ASSIGNMENT. Copy each line of the material beneath that holds the word "pairs".

GIVEN INFORMATION Block Start

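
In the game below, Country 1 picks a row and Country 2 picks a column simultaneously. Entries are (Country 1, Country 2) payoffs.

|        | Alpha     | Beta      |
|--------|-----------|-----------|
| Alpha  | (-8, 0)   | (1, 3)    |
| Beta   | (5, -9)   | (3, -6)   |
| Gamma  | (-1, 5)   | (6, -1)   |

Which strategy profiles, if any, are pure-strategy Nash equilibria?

A profile is a Nash equilibrium when each player is best-responding to the other.
Country 1's best responses — vs Alpha: Beta (payoff 5); vs Beta: Gamma (payoff 6).
Country 2's best responses — vs Alpha: Beta (payoff 3); vs Beta: Beta (payoff -6); vs Gamma: Alpha (payoff 5).
No cell has both players best-responding. For instance, Country 1's best reply to Beta is Gamma, but against Gamma Country 2 prefers Alpha over Beta.

None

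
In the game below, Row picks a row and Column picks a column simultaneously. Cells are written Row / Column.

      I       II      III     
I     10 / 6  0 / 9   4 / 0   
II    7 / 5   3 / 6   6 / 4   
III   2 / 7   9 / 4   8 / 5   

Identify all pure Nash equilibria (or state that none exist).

No pure-strategy Nash equilibrium

Find each player's best response to every opponent strategy; NE are the intersections.
Row's best responses — vs I: I (payoff 10); vs II: III (payoff 9); vs III: III (payoff 8).
Column's best responses — vs I: II (payoff 9); vs II: II (payoff 6); vs III: I (payoff 7).
No cell has both players best-responding. For instance, Row's best reply to I is I, but against I Column prefers II over I.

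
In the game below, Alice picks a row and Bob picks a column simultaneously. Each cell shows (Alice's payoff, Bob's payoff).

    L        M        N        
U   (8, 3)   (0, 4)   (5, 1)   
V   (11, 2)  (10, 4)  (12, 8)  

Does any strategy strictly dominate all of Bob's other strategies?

A strategy is strictly dominant if it gives Bob a strictly higher payoff than every other strategy, against every choice by the opponent.
L is not dominant: against U, M gives 4 > 3.
M is not dominant: against V, N gives 8 > 4.
N is not dominant: against U, L gives 3 > 1.
No single strategy is best against every opponent action.

None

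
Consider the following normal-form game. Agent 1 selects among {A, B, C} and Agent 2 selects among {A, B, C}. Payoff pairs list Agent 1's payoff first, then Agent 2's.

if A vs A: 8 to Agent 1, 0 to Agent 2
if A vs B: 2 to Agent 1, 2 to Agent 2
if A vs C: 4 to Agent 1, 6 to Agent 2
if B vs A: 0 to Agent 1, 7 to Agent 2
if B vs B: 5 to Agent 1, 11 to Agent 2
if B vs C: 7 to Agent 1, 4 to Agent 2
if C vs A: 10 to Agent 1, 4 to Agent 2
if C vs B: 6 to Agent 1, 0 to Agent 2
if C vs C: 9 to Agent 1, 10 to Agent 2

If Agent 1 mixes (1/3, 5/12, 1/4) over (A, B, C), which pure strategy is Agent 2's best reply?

Compute Agent 2's expected payoff from each pure strategy against the given mix.
A: (1/3)·0 + (5/12)·7 + (1/4)·4 = 47/12
B: (1/3)·2 + (5/12)·11 + (1/4)·0 = 21/4
C: (1/3)·6 + (5/12)·4 + (1/4)·10 = 37/6
Highest expected payoff is 37/6, from C.

C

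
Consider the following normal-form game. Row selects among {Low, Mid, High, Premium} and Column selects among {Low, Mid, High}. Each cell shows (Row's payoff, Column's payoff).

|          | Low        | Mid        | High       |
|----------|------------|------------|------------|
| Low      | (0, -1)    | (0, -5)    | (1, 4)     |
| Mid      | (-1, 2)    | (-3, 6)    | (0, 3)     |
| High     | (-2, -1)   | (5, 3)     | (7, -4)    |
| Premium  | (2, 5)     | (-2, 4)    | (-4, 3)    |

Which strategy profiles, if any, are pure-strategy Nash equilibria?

Find each player's best response to every opponent strategy; NE are the intersections.
Row's best responses — vs Low: Premium (payoff 2); vs Mid: High (payoff 5); vs High: High (payoff 7).
Column's best responses — vs Low: High (payoff 4); vs Mid: Mid (payoff 6); vs High: Mid (payoff 3); vs Premium: Low (payoff 5).
Mutual best responses occur at (High, Mid) and (Premium, Low); at each, neither player gains by switching.

(High, Mid) and (Premium, Low)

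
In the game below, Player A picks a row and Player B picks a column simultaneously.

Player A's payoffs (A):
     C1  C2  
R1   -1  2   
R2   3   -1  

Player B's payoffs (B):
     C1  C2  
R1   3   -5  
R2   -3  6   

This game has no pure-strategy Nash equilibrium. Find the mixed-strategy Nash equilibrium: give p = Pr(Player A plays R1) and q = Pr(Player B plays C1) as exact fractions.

p = 9/17, q = 3/7

In a mixed NE each player is indifferent between their pure strategies, so the opponent's mix sets the indifference.
Player B indifferent between C1 and C2: p·3 + (1−p)·(-3) = p·(-5) + (1−p)·6 ⟹ (-3) + 6p = 6 + (-11)p ⟹ p = 9/17.
Player A indifferent between R1 and R2: q·(-1) + (1−q)·2 = q·3 + (1−q)·(-1) ⟹ 2 + (-3)q = (-1) + 4q ⟹ q = 3/7.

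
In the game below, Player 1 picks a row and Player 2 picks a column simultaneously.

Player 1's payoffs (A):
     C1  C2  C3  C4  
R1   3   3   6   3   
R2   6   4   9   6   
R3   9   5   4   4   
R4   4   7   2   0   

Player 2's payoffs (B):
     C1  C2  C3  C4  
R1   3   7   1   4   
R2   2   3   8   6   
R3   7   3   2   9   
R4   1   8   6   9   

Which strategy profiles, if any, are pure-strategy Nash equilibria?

Find each player's best response to every opponent strategy; NE are the intersections.
Player 1's best responses — vs C1: R3 (payoff 9); vs C2: R4 (payoff 7); vs C3: R2 (payoff 9); vs C4: R2 (payoff 6).
Player 2's best responses — vs R1: C2 (payoff 7); vs R2: C3 (payoff 8); vs R3: C4 (payoff 9); vs R4: C4 (payoff 9).
The only mutual best response is (R2, C3); neither player gains by switching there.

(R2, C3)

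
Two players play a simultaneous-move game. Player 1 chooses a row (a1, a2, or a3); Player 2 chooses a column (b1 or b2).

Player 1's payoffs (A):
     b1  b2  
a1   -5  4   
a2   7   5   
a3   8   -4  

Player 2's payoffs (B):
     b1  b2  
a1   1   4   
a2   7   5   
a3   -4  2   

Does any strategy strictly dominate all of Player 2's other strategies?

No strictly dominant strategy

Check whether one of Player 2's strategies beats all alternatives regardless of what the opponent does.
b1 is not dominant: against a1, b2 gives 4 > 1.
b2 is not dominant: against a2, b1 gives 7 > 5.
No single strategy is best against every opponent action.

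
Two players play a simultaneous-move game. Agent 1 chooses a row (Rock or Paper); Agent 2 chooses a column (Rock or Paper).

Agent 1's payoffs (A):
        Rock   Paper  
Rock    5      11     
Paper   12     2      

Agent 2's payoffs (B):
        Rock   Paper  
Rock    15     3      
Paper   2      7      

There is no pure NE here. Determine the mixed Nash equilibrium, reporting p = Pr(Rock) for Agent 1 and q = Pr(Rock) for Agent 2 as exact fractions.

p = 5/17, q = 9/16

In a mixed NE each player is indifferent between their pure strategies, so the opponent's mix sets the indifference.
Agent 2 indifferent between Rock and Paper: p·15 + (1−p)·2 = p·3 + (1−p)·7 ⟹ 2 + 13p = 7 + (-4)p ⟹ p = 5/17.
Agent 1 indifferent between Rock and Paper: q·5 + (1−q)·11 = q·12 + (1−q)·2 ⟹ 11 + (-6)q = 2 + 10q ⟹ q = 9/16.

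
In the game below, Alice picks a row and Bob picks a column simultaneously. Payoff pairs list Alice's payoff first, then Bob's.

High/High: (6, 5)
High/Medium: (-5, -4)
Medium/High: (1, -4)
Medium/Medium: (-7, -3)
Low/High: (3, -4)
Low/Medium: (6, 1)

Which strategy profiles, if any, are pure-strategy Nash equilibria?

(High, High) and (Low, Medium)

Find each player's best response to every opponent strategy; NE are the intersections.
Alice's best responses — vs High: High (payoff 6); vs Medium: Low (payoff 6).
Bob's best responses — vs High: High (payoff 5); vs Medium: Medium (payoff -3); vs Low: Medium (payoff 1).
Mutual best responses occur at (High, High) and (Low, Medium); at each, neither player gains by switching.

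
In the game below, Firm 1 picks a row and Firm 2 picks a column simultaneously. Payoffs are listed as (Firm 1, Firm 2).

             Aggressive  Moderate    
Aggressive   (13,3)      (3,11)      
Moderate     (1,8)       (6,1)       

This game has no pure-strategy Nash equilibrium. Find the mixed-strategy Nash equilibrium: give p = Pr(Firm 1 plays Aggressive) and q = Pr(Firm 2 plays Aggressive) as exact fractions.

p = 7/15, q = 1/5

Each player's mixing probability is pinned down by making the *other* player indifferent.
Firm 2 indifferent between Aggressive and Moderate: p·3 + (1−p)·8 = p·11 + (1−p)·1 ⟹ 8 + (-5)p = 1 + 10p ⟹ p = 7/15.
Firm 1 indifferent between Aggressive and Moderate: q·13 + (1−q)·3 = q·1 + (1−q)·6 ⟹ 3 + 10q = 6 + (-5)q ⟹ q = 1/5.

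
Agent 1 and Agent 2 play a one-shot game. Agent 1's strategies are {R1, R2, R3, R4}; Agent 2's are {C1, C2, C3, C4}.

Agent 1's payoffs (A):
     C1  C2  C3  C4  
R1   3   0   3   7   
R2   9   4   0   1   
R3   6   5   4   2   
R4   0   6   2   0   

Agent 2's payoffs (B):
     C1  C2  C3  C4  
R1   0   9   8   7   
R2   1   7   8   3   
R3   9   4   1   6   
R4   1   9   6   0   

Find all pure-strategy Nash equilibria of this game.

(R4, C2)

Check mutual best responses: a cell is a NE iff neither player can gain by unilaterally deviating.
Agent 1's best responses — vs C1: R2 (payoff 9); vs C2: R4 (payoff 6); vs C3: R3 (payoff 4); vs C4: R1 (payoff 7).
Agent 2's best responses — vs R1: C2 (payoff 9); vs R2: C3 (payoff 8); vs R3: C1 (payoff 9); vs R4: C2 (payoff 9).
The only mutual best response is (R4, C2); neither player gains by switching there.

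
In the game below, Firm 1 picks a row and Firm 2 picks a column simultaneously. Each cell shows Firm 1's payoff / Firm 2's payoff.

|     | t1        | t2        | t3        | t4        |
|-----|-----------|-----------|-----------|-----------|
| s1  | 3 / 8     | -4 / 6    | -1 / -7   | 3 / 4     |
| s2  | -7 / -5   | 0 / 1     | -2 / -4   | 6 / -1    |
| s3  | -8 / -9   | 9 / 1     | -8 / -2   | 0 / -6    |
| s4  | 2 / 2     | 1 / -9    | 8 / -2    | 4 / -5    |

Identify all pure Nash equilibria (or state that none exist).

Check mutual best responses: a cell is a NE iff neither player can gain by unilaterally deviating.
Firm 1's best responses — vs t1: s1 (payoff 3); vs t2: s3 (payoff 9); vs t3: s4 (payoff 8); vs t4: s2 (payoff 6).
Firm 2's best responses — vs s1: t1 (payoff 8); vs s2: t2 (payoff 1); vs s3: t2 (payoff 1); vs s4: t1 (payoff 2).
Mutual best responses occur at (s1, t1) and (s3, t2); at each, neither player gains by switching.

(s1, t1) and (s3, t2)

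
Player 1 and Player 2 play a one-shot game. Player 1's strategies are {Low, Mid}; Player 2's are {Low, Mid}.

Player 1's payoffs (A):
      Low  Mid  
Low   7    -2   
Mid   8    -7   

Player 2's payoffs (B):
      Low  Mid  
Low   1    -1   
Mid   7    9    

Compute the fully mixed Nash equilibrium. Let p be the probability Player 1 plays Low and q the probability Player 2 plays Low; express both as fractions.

In a mixed NE each player is indifferent between their pure strategies, so the opponent's mix sets the indifference.
Player 2 indifferent between Low and Mid: p·1 + (1−p)·7 = p·(-1) + (1−p)·9 ⟹ 7 + (-6)p = 9 + (-10)p ⟹ p = 1/2.
Player 1 indifferent between Low and Mid: q·7 + (1−q)·(-2) = q·8 + (1−q)·(-7) ⟹ (-2) + 9q = (-7) + 15q ⟹ q = 5/6.

p = 1/2, q = 5/6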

GIVEN INFORMATION Block End

TASK SOLUTION.
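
Consider the following normal-form game. Agent 1 selects among {A, B, C} and Agent 2 selects among {A, B, C}. Payoff pairs list Agent 1's payoff first, then Agent 2's.
In the game below, Alice picks a row and Bob picks a column simultaneously. Payoff pairs list Alice's payoff first, then Bob's.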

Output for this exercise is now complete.